Going line by line through the data below, report how many lines include the word "arrived", with nothing added.

== Raw data

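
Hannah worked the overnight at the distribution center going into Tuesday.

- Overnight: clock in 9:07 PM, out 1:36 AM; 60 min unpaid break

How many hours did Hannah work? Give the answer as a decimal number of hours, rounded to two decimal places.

Overnight: 9:07 PM → midnight = 2 h 53 min; midnight → 1:36 AM = 1 h 36 min; span 4 h 29 min; less 60 min break → 3 h 29 min

3.48 hours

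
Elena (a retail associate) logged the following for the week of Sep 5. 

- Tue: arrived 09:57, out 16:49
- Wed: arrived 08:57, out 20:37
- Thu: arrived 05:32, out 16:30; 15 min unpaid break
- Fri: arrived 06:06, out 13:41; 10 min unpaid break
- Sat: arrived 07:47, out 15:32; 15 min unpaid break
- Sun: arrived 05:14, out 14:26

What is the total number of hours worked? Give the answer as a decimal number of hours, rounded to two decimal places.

53.37 hours

Tue: 09:57–16:49 = 6 h 52 min
Wed: 08:57–20:37 = 11 h 40 min
Thu: 05:32–16:30 = 10 h 58 min; less 15 min break → 10 h 43 min
Fri: 06:06–13:41 = 7 h 35 min; less 10 min break → 7 h 25 min
Sat: 07:47–15:32 = 7 h 45 min; less 15 min break → 7 h 30 min
Sun: 05:14–14:26 = 9 h 12 min
Total: 6 h 52 min + 11 h 40 min + 10 h 43 min + 7 h 25 min + 7 h 30 min + 9 h 12 min = 53 h 22 min.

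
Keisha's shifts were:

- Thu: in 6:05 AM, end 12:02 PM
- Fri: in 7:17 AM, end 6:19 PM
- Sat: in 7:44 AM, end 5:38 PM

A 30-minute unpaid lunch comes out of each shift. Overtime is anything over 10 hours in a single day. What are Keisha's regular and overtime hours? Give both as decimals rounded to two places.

Thu: 6:05 AM–12:02 PM = 5 h 57 min; less 30 min break → 5 h 27 min
Fri: 7:17 AM–6:19 PM = 11 h 2 min; less 30 min break → 10 h 32 min
Sat: 7:44 AM–5:38 PM = 9 h 54 min; less 30 min break → 9 h 24 min
Thu reg 5 h 27 min / OT 0 h 0 min; Fri reg 10 h 0 min / OT 0 h 32 min; Sat reg 9 h 24 min / OT 0 h 0 min.
Totals: regular 24 h 51 min, overtime 0 h 32 min.

Regular 24.85 hours, overtime 0.53 hours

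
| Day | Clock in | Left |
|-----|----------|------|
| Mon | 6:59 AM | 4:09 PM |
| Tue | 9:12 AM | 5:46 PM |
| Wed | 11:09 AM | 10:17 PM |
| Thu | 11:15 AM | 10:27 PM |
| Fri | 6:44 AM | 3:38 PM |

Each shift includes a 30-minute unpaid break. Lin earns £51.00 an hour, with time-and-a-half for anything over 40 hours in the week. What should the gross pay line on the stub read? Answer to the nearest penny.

£2534.70

Mon: 6:59 AM–4:09 PM = 9 h 10 min; less 30 min break → 8 h 40 min
Tue: 9:12 AM–5:46 PM = 8 h 34 min; less 30 min break → 8 h 4 min
Wed: 11:09 AM–10:17 PM = 11 h 8 min; less 30 min break → 10 h 38 min
Thu: 11:15 AM–10:27 PM = 11 h 12 min; less 30 min break → 10 h 42 min
Fri: 6:44 AM–3:38 PM = 8 h 54 min; less 30 min break → 8 h 24 min
Total worked: 46 h 28 min = 2788 min.
Regular 40 h 0 min = 2400 min at £51.00/h; overtime 6 h 28 min = 388 min at £76.50/h.
Pay = (2400 × £51.00 + 388 × £76.50) ÷ 60 = £2534.70.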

====

Task result: 6